WORK TASK:
The answer must be an exact restatement of all the data.

[Collected data]
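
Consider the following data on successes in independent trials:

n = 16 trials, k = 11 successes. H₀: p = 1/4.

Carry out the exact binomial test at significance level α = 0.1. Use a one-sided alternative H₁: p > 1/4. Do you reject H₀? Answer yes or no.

reject H₀: yes

Exact binomial: n=16, k=11, p₀=1/4=0.2500
P(X≥11) from Σ C(n,i)·p₀^i·(1−p₀)^(n−i)
p-value (one-sided, H₁ greater) = 0.00029
At α=0.1: p < α → reject H₀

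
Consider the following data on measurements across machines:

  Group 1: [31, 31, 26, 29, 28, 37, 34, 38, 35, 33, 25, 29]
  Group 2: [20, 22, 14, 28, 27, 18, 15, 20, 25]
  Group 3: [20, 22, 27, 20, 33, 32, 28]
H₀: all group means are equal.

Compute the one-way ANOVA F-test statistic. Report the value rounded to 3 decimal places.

test statistic = 12.208

Group means [31.33, 21.00, 26.00], grand mean 26.679
SSB = Σnᵢ(x̄ᵢ−x̄)² = 553.440; SSW = ΣΣ(x−x̄ᵢ)² = 566.667
MSB = 553.440/2 = 276.7202; MSW = 566.667/25 = 22.6667
F = MSB/MSW = 12.2082
df = (2, 25)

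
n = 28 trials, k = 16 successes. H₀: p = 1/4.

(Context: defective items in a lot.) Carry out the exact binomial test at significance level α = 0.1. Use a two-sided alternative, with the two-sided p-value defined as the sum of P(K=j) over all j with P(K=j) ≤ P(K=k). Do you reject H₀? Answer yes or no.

Exact binomial: n=28, k=16, p₀=1/4=0.2500
P(X=j) = C(n,j)·p₀^j·(1−p₀)^(n−j); p = Σ P(X=j) over j with P(X=j) ≤ P(X=16)
p-value (two-sided) = 0.00029
At α=0.1: p < α → reject H₀

reject H₀: yes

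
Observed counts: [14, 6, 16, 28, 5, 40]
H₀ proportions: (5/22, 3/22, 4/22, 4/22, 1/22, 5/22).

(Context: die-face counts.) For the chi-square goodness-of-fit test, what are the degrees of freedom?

df = k − 1 = 6 − 1 = 5

degrees of freedom = 5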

RESULT BELOW:
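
Consider the following data on successes in independent trials:

n = 16 trials, k = 11 successes. H₀: p = 1/4.

Carry out the exact binomial test at significance level α = 0.1. Use a one-sided alternative H₁: p > 1/4. Do you reject H₀? Answer yes or no.

reject H₀: yes

Exact binomial: n=16, k=11, p₀=1/4=0.2500
P(X≥11) from Σ C(n,i)·p₀^i·(1−p₀)^(n−i)
p-value (one-sided, H₁ greater) = 0.00029
At α=0.1: p < α → reject H₀

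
Consider the following data on measurements across machines:

  Group 1: [31, 31, 26, 29, 28, 37, 34, 38, 35, 33, 25, 29]
  Group 2: [20, 22, 14, 28, 27, 18, 15, 20, 25]
  Group 3: [20, 22, 27, 20, 33, 32, 28]
H₀: all group means are equal.

Compute the one-way ANOVA F-test statistic. Report the value rounded to 3 decimal places.

test statistic = 12.208

Group means [31.33, 21.00, 26.00], grand mean 26.679
SSB = Σnᵢ(x̄ᵢ−x̄)² = 553.440; SSW = ΣΣ(x−x̄ᵢ)² = 566.667
MSB = 553.440/2 = 276.7202; MSW = 566.667/25 = 22.6667
F = MSB/MSW = 12.2082
df = (2, 25)

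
n = 28 trials, k = 16 successes. H₀: p = 1/4.

(Context: defective items in a lot.) Carry out the exact binomial test at significance level α = 0.1. Use a two-sided alternative, with the two-sided p-value defined as the sum of P(K=j) over all j with P(K=j) ≤ P(K=k). Do you reject H₀? Answer yes or no.

Exact binomial: n=28, k=16, p₀=1/4=0.2500
P(X=j) = C(n,j)·p₀^j·(1−p₀)^(n−j); p = Σ P(X=j) over j with P(X=j) ≤ P(X=16)
p-value (two-sided) = 0.00029
At α=0.1: p < α → reject H₀

reject H₀: yes

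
Observed counts: [14, 6, 16, 28, 5, 40]
H₀ proportions: (5/22, 3/22, 4/22, 4/22, 1/22, 5/22).

(Context: die-face counts.) For the chi-square goodness-of-fit test, what are the degrees of freedom?

df = k − 1 = 6 − 1 = 5

degrees of freedom = 5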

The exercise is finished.